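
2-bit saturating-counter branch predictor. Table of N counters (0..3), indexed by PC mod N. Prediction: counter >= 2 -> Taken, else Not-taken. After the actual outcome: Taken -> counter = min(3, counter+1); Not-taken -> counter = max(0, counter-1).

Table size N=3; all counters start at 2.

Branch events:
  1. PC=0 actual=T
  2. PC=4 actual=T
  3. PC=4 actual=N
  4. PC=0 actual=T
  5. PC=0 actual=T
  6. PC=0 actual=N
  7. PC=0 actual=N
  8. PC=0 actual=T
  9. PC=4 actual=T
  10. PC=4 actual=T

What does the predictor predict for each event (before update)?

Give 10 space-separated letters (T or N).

Answer: T T T T T T T N T T

Derivation:
Ev 1: PC=0 idx=0 pred=T actual=T -> ctr[0]=3
Ev 2: PC=4 idx=1 pred=T actual=T -> ctr[1]=3
Ev 3: PC=4 idx=1 pred=T actual=N -> ctr[1]=2
Ev 4: PC=0 idx=0 pred=T actual=T -> ctr[0]=3
Ev 5: PC=0 idx=0 pred=T actual=T -> ctr[0]=3
Ev 6: PC=0 idx=0 pred=T actual=N -> ctr[0]=2
Ev 7: PC=0 idx=0 pred=T actual=N -> ctr[0]=1
Ev 8: PC=0 idx=0 pred=N actual=T -> ctr[0]=2
Ev 9: PC=4 idx=1 pred=T actual=T -> ctr[1]=3
Ev 10: PC=4 idx=1 pred=T actual=T -> ctr[1]=3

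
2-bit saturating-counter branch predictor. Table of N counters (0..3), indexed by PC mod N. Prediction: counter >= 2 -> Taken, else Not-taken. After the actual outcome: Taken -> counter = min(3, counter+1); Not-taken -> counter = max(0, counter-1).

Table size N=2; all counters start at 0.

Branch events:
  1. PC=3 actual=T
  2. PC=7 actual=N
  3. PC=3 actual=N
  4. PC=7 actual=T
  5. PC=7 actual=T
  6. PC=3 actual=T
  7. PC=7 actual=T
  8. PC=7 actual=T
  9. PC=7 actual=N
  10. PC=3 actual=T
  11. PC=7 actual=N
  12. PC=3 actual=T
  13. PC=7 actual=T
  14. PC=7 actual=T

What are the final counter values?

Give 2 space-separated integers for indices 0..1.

Ev 1: PC=3 idx=1 pred=N actual=T -> ctr[1]=1
Ev 2: PC=7 idx=1 pred=N actual=N -> ctr[1]=0
Ev 3: PC=3 idx=1 pred=N actual=N -> ctr[1]=0
Ev 4: PC=7 idx=1 pred=N actual=T -> ctr[1]=1
Ev 5: PC=7 idx=1 pred=N actual=T -> ctr[1]=2
Ev 6: PC=3 idx=1 pred=T actual=T -> ctr[1]=3
Ev 7: PC=7 idx=1 pred=T actual=T -> ctr[1]=3
Ev 8: PC=7 idx=1 pred=T actual=T -> ctr[1]=3
Ev 9: PC=7 idx=1 pred=T actual=N -> ctr[1]=2
Ev 10: PC=3 idx=1 pred=T actual=T -> ctr[1]=3
Ev 11: PC=7 idx=1 pred=T actual=N -> ctr[1]=2
Ev 12: PC=3 idx=1 pred=T actual=T -> ctr[1]=3
Ev 13: PC=7 idx=1 pred=T actual=T -> ctr[1]=3
Ev 14: PC=7 idx=1 pred=T actual=T -> ctr[1]=3

Answer: 0 3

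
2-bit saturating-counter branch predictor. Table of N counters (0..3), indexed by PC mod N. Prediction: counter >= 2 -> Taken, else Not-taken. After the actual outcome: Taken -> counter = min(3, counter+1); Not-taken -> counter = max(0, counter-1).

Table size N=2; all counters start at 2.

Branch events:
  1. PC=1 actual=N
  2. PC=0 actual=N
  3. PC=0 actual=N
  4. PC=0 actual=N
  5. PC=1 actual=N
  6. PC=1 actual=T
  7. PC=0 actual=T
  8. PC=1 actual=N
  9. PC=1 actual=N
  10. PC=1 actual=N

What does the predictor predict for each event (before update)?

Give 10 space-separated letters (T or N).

Ev 1: PC=1 idx=1 pred=T actual=N -> ctr[1]=1
Ev 2: PC=0 idx=0 pred=T actual=N -> ctr[0]=1
Ev 3: PC=0 idx=0 pred=N actual=N -> ctr[0]=0
Ev 4: PC=0 idx=0 pred=N actual=N -> ctr[0]=0
Ev 5: PC=1 idx=1 pred=N actual=N -> ctr[1]=0
Ev 6: PC=1 idx=1 pred=N actual=T -> ctr[1]=1
Ev 7: PC=0 idx=0 pred=N actual=T -> ctr[0]=1
Ev 8: PC=1 idx=1 pred=N actual=N -> ctr[1]=0
Ev 9: PC=1 idx=1 pred=N actual=N -> ctr[1]=0
Ev 10: PC=1 idx=1 pred=N actual=N -> ctr[1]=0

Answer: T T N N N N N N N N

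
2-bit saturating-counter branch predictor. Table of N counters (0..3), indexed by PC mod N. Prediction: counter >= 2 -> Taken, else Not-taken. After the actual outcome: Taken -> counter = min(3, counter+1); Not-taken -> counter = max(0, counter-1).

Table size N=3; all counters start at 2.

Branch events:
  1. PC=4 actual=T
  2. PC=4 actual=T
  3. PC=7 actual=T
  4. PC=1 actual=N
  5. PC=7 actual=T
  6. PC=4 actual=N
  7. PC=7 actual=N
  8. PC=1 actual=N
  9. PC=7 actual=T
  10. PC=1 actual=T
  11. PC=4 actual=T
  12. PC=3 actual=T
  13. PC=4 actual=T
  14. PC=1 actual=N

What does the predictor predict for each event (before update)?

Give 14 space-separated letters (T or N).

Ev 1: PC=4 idx=1 pred=T actual=T -> ctr[1]=3
Ev 2: PC=4 idx=1 pred=T actual=T -> ctr[1]=3
Ev 3: PC=7 idx=1 pred=T actual=T -> ctr[1]=3
Ev 4: PC=1 idx=1 pred=T actual=N -> ctr[1]=2
Ev 5: PC=7 idx=1 pred=T actual=T -> ctr[1]=3
Ev 6: PC=4 idx=1 pred=T actual=N -> ctr[1]=2
Ev 7: PC=7 idx=1 pred=T actual=N -> ctr[1]=1
Ev 8: PC=1 idx=1 pred=N actual=N -> ctr[1]=0
Ev 9: PC=7 idx=1 pred=N actual=T -> ctr[1]=1
Ev 10: PC=1 idx=1 pred=N actual=T -> ctr[1]=2
Ev 11: PC=4 idx=1 pred=T actual=T -> ctr[1]=3
Ev 12: PC=3 idx=0 pred=T actual=T -> ctr[0]=3
Ev 13: PC=4 idx=1 pred=T actual=T -> ctr[1]=3
Ev 14: PC=1 idx=1 pred=T actual=N -> ctr[1]=2

Answer: T T T T T T T N N N T T T T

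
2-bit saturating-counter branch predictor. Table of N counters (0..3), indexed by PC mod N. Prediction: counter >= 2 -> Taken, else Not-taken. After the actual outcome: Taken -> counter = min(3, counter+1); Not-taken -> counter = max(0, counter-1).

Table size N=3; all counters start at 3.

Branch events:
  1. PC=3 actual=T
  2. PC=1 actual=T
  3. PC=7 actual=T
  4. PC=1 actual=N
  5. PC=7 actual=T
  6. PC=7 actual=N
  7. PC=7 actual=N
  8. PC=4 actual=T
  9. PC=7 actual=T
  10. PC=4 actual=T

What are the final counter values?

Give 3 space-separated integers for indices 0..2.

Answer: 3 3 3

Derivation:
Ev 1: PC=3 idx=0 pred=T actual=T -> ctr[0]=3
Ev 2: PC=1 idx=1 pred=T actual=T -> ctr[1]=3
Ev 3: PC=7 idx=1 pred=T actual=T -> ctr[1]=3
Ev 4: PC=1 idx=1 pred=T actual=N -> ctr[1]=2
Ev 5: PC=7 idx=1 pred=T actual=T -> ctr[1]=3
Ev 6: PC=7 idx=1 pred=T actual=N -> ctr[1]=2
Ev 7: PC=7 idx=1 pred=T actual=N -> ctr[1]=1
Ev 8: PC=4 idx=1 pred=N actual=T -> ctr[1]=2
Ev 9: PC=7 idx=1 pred=T actual=T -> ctr[1]=3
Ev 10: PC=4 idx=1 pred=T actual=T -> ctr[1]=3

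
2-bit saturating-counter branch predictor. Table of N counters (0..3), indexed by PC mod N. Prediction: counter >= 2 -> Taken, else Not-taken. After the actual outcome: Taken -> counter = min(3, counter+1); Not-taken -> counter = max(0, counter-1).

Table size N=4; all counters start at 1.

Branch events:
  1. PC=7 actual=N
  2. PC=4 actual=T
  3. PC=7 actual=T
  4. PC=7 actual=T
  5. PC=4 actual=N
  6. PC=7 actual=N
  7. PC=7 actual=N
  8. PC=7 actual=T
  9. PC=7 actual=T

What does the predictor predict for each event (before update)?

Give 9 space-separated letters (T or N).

Answer: N N N N T T N N N

Derivation:
Ev 1: PC=7 idx=3 pred=N actual=N -> ctr[3]=0
Ev 2: PC=4 idx=0 pred=N actual=T -> ctr[0]=2
Ev 3: PC=7 idx=3 pred=N actual=T -> ctr[3]=1
Ev 4: PC=7 idx=3 pred=N actual=T -> ctr[3]=2
Ev 5: PC=4 idx=0 pred=T actual=N -> ctr[0]=1
Ev 6: PC=7 idx=3 pred=T actual=N -> ctr[3]=1
Ev 7: PC=7 idx=3 pred=N actual=N -> ctr[3]=0
Ev 8: PC=7 idx=3 pred=N actual=T -> ctr[3]=1
Ev 9: PC=7 idx=3 pred=N actual=T -> ctr[3]=2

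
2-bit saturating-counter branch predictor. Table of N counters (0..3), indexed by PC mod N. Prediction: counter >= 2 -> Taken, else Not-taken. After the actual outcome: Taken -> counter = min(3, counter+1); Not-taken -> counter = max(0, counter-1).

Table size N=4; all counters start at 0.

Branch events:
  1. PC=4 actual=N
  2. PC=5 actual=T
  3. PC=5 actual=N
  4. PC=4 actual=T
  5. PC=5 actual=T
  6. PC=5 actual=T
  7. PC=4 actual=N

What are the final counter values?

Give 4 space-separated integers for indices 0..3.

Answer: 0 2 0 0

Derivation:
Ev 1: PC=4 idx=0 pred=N actual=N -> ctr[0]=0
Ev 2: PC=5 idx=1 pred=N actual=T -> ctr[1]=1
Ev 3: PC=5 idx=1 pred=N actual=N -> ctr[1]=0
Ev 4: PC=4 idx=0 pred=N actual=T -> ctr[0]=1
Ev 5: PC=5 idx=1 pred=N actual=T -> ctr[1]=1
Ev 6: PC=5 idx=1 pred=N actual=T -> ctr[1]=2
Ev 7: PC=4 idx=0 pred=N actual=N -> ctr[0]=0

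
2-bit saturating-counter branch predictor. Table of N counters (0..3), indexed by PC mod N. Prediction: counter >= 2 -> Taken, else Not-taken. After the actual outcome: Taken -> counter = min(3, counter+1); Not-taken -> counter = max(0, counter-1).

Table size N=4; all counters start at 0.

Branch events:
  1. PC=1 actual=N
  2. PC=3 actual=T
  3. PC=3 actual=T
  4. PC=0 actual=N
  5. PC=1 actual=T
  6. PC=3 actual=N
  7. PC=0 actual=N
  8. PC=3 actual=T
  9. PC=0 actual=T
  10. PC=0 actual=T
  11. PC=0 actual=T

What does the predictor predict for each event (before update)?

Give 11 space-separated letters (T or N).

Answer: N N N N N T N N N N T

Derivation:
Ev 1: PC=1 idx=1 pred=N actual=N -> ctr[1]=0
Ev 2: PC=3 idx=3 pred=N actual=T -> ctr[3]=1
Ev 3: PC=3 idx=3 pred=N actual=T -> ctr[3]=2
Ev 4: PC=0 idx=0 pred=N actual=N -> ctr[0]=0
Ev 5: PC=1 idx=1 pred=N actual=T -> ctr[1]=1
Ev 6: PC=3 idx=3 pred=T actual=N -> ctr[3]=1
Ev 7: PC=0 idx=0 pred=N actual=N -> ctr[0]=0
Ev 8: PC=3 idx=3 pred=N actual=T -> ctr[3]=2
Ev 9: PC=0 idx=0 pred=N actual=T -> ctr[0]=1
Ev 10: PC=0 idx=0 pred=N actual=T -> ctr[0]=2
Ev 11: PC=0 idx=0 pred=T actual=T -> ctr[0]=3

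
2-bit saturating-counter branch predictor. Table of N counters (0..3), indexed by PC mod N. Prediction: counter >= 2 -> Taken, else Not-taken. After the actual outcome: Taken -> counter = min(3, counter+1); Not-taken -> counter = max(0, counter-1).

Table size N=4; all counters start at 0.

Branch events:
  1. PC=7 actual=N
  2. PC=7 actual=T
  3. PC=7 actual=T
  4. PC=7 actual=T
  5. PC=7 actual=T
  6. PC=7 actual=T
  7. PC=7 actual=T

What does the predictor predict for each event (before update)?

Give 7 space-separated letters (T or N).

Answer: N N N T T T T

Derivation:
Ev 1: PC=7 idx=3 pred=N actual=N -> ctr[3]=0
Ev 2: PC=7 idx=3 pred=N actual=T -> ctr[3]=1
Ev 3: PC=7 idx=3 pred=N actual=T -> ctr[3]=2
Ev 4: PC=7 idx=3 pred=T actual=T -> ctr[3]=3
Ev 5: PC=7 idx=3 pred=T actual=T -> ctr[3]=3
Ev 6: PC=7 idx=3 pred=T actual=T -> ctr[3]=3
Ev 7: PC=7 idx=3 pred=T actual=T -> ctr[3]=3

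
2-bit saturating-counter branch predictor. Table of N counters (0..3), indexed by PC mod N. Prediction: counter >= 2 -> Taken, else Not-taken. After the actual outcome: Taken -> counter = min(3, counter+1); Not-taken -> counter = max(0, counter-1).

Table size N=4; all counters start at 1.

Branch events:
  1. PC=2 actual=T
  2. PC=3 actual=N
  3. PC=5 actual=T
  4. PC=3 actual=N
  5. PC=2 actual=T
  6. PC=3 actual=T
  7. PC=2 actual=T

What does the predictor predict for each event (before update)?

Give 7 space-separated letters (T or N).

Answer: N N N N T N T

Derivation:
Ev 1: PC=2 idx=2 pred=N actual=T -> ctr[2]=2
Ev 2: PC=3 idx=3 pred=N actual=N -> ctr[3]=0
Ev 3: PC=5 idx=1 pred=N actual=T -> ctr[1]=2
Ev 4: PC=3 idx=3 pred=N actual=N -> ctr[3]=0
Ev 5: PC=2 idx=2 pred=T actual=T -> ctr[2]=3
Ev 6: PC=3 idx=3 pred=N actual=T -> ctr[3]=1
Ev 7: PC=2 idx=2 pred=T actual=T -> ctr[2]=3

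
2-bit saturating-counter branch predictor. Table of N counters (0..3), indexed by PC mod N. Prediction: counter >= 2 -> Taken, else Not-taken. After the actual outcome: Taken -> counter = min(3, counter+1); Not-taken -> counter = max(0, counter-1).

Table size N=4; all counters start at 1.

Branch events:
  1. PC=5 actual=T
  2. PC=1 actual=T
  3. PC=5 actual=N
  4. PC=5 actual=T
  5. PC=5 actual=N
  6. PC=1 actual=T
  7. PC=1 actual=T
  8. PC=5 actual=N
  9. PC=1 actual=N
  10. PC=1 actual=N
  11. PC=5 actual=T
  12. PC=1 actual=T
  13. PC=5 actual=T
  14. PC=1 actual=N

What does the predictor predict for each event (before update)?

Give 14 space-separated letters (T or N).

Answer: N T T T T T T T T N N N T T

Derivation:
Ev 1: PC=5 idx=1 pred=N actual=T -> ctr[1]=2
Ev 2: PC=1 idx=1 pred=T actual=T -> ctr[1]=3
Ev 3: PC=5 idx=1 pred=T actual=N -> ctr[1]=2
Ev 4: PC=5 idx=1 pred=T actual=T -> ctr[1]=3
Ev 5: PC=5 idx=1 pred=T actual=N -> ctr[1]=2
Ev 6: PC=1 idx=1 pred=T actual=T -> ctr[1]=3
Ev 7: PC=1 idx=1 pred=T actual=T -> ctr[1]=3
Ev 8: PC=5 idx=1 pred=T actual=N -> ctr[1]=2
Ev 9: PC=1 idx=1 pred=T actual=N -> ctr[1]=1
Ev 10: PC=1 idx=1 pred=N actual=N -> ctr[1]=0
Ev 11: PC=5 idx=1 pred=N actual=T -> ctr[1]=1
Ev 12: PC=1 idx=1 pred=N actual=T -> ctr[1]=2
Ev 13: PC=5 idx=1 pred=T actual=T -> ctr[1]=3
Ev 14: PC=1 idx=1 pred=T actual=N -> ctr[1]=2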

▸ DIRECTIONS
Each line from the one holding "5. PC=5 actual=N" down to the end of the records above is to be repeated exactly; no other line belongs in the reply.

▸ ANSWER FOR THE TASK
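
  5. PC=5 actual=N
  6. PC=1 actual=T
  7. PC=1 actual=T
  8. PC=5 actual=N
  9. PC=1 actual=N
  10. PC=1 actual=N
  11. PC=5 actual=T
  12. PC=1 actual=T
  13. PC=5 actual=T
  14. PC=1 actual=N

What does the predictor predict for each event (before update)?

Give 14 space-separated letters (T or N).

Answer: N T T T T T T T T N N N T T

Derivation:
Ev 1: PC=5 idx=1 pred=N actual=T -> ctr[1]=2
Ev 2: PC=1 idx=1 pred=T actual=T -> ctr[1]=3
Ev 3: PC=5 idx=1 pred=T actual=N -> ctr[1]=2
Ev 4: PC=5 idx=1 pred=T actual=T -> ctr[1]=3
Ev 5: PC=5 idx=1 pred=T actual=N -> ctr[1]=2
Ev 6: PC=1 idx=1 pred=T actual=T -> ctr[1]=3
Ev 7: PC=1 idx=1 pred=T actual=T -> ctr[1]=3
Ev 8: PC=5 idx=1 pred=T actual=N -> ctr[1]=2
Ev 9: PC=1 idx=1 pred=T actual=N -> ctr[1]=1
Ev 10: PC=1 idx=1 pred=N actual=N -> ctr[1]=0
Ev 11: PC=5 idx=1 pred=N actual=T -> ctr[1]=1
Ev 12: PC=1 idx=1 pred=N actual=T -> ctr[1]=2
Ev 13: PC=5 idx=1 pred=T actual=T -> ctr[1]=3
Ev 14: PC=1 idx=1 pred=T actual=N -> ctr[1]=2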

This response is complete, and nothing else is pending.